─── RECORDS FOR THE TASK ───

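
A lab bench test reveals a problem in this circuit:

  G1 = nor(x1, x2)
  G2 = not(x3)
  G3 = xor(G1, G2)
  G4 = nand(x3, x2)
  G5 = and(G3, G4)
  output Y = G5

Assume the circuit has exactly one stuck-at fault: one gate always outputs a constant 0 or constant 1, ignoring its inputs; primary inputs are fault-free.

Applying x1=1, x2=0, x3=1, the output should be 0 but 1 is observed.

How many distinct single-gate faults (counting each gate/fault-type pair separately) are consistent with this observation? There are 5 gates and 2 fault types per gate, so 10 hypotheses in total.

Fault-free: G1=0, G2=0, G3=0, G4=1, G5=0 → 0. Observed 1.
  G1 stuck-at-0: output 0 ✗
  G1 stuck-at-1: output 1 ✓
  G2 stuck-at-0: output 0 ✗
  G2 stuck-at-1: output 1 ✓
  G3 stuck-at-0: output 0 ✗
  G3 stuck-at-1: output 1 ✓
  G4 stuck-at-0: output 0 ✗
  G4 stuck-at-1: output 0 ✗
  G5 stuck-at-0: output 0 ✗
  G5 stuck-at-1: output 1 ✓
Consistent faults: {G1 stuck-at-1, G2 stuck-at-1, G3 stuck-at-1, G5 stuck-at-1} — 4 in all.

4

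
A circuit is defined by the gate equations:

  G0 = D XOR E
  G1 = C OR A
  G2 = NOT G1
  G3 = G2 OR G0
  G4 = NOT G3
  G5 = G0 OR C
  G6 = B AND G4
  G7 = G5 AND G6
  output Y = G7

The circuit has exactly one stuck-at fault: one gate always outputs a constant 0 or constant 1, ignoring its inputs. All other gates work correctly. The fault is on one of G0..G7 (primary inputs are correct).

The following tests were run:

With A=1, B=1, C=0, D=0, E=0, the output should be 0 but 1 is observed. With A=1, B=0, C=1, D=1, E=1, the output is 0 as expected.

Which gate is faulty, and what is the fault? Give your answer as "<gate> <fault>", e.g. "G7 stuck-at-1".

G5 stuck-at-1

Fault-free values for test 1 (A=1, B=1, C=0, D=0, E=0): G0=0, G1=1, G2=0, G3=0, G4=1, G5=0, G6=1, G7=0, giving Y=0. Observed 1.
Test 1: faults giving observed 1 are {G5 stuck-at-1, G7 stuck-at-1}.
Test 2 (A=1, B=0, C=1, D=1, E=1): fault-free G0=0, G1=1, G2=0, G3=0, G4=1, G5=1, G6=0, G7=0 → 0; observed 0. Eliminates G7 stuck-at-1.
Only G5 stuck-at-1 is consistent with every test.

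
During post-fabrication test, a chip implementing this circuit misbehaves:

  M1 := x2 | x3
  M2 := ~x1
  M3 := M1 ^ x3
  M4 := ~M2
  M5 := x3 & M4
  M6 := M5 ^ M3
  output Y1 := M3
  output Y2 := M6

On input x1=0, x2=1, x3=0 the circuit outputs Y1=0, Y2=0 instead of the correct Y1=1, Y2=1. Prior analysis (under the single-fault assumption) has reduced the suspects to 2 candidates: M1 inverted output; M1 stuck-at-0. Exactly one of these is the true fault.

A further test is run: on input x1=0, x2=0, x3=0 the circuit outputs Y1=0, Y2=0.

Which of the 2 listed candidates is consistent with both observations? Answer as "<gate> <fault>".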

───

## TRY IT
Of the entries listed above, reproduce only the lines starting at the line containing "M3 := M1 ^ x3" and ending at the line containing "output Y2 := M6". Include both, exactly as they stand.

## REPLY TO THE EXERCISE
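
  M3 := M1 ^ x3
  M4 := ~M2
  M5 := x3 & M4
  M6 := M5 ^ M3
  output Y1 := M3
  output Y2 := M6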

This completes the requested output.